DATASET ENTRIES —
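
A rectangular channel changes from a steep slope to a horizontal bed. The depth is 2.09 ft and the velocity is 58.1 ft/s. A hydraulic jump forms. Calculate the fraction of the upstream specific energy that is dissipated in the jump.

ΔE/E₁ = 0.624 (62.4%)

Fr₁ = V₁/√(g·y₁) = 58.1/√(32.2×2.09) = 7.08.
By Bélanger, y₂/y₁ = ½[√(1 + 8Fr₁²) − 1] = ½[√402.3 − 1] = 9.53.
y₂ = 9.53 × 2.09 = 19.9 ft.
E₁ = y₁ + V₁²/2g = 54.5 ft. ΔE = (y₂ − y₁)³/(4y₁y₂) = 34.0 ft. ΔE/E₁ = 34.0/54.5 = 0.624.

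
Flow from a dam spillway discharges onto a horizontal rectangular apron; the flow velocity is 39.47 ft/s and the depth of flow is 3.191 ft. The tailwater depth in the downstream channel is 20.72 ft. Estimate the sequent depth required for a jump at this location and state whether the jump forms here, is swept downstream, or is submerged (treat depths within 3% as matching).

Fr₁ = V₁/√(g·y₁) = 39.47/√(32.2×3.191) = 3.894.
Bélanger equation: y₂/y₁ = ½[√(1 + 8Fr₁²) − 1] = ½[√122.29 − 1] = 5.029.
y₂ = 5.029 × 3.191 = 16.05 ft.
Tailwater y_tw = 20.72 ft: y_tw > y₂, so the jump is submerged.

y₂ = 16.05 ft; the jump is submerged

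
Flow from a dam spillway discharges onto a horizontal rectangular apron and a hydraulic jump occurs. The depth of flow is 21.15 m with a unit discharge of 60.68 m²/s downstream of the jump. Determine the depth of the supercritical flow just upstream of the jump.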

BRIEF —
Could you please reproduce each record exactly, leaving nothing out?

OUTPUT OF THE EXERCISE —
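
A rectangular channel changes from a steep slope to a horizontal bed. The depth is 2.09 ft and the velocity is 58.1 ft/s. A hydraulic jump forms. Calculate the fraction of the upstream specific energy that is dissipated in the jump.

ΔE/E₁ = 0.624 (62.4%)

Fr₁ = V₁/√(g·y₁) = 58.1/√(32.2×2.09) = 7.08.
By Bélanger, y₂/y₁ = ½[√(1 + 8Fr₁²) − 1] = ½[√402.3 − 1] = 9.53.
y₂ = 9.53 × 2.09 = 19.9 ft.
E₁ = y₁ + V₁²/2g = 54.5 ft. ΔE = (y₂ − y₁)³/(4y₁y₂) = 34.0 ft. ΔE/E₁ = 34.0/54.5 = 0.624.

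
Flow from a dam spillway discharges onto a horizontal rectangular apron; the flow velocity is 39.47 ft/s and the depth of flow is 3.191 ft. The tailwater depth in the downstream channel is 20.72 ft. Estimate the sequent depth required for a jump at this location and state whether the jump forms here, is swept downstream, or is submerged (treat depths within 3% as matching).

Fr₁ = V₁/√(g·y₁) = 39.47/√(32.2×3.191) = 3.894.
Bélanger equation: y₂/y₁ = ½[√(1 + 8Fr₁²) − 1] = ½[√122.29 − 1] = 5.029.
y₂ = 5.029 × 3.191 = 16.05 ft.
Tailwater y_tw = 20.72 ft: y_tw > y₂, so the jump is submerged.

y₂ = 16.05 ft; the jump is submerged

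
Flow from a dam spillway discharges onto a horizontal rectangular apron and a hydraulic jump occurs. The depth of flow is 21.15 m with a unit discharge of 60.68 m²/s downstream of the jump. Determine the depth of the supercritical flow just upstream of the jump.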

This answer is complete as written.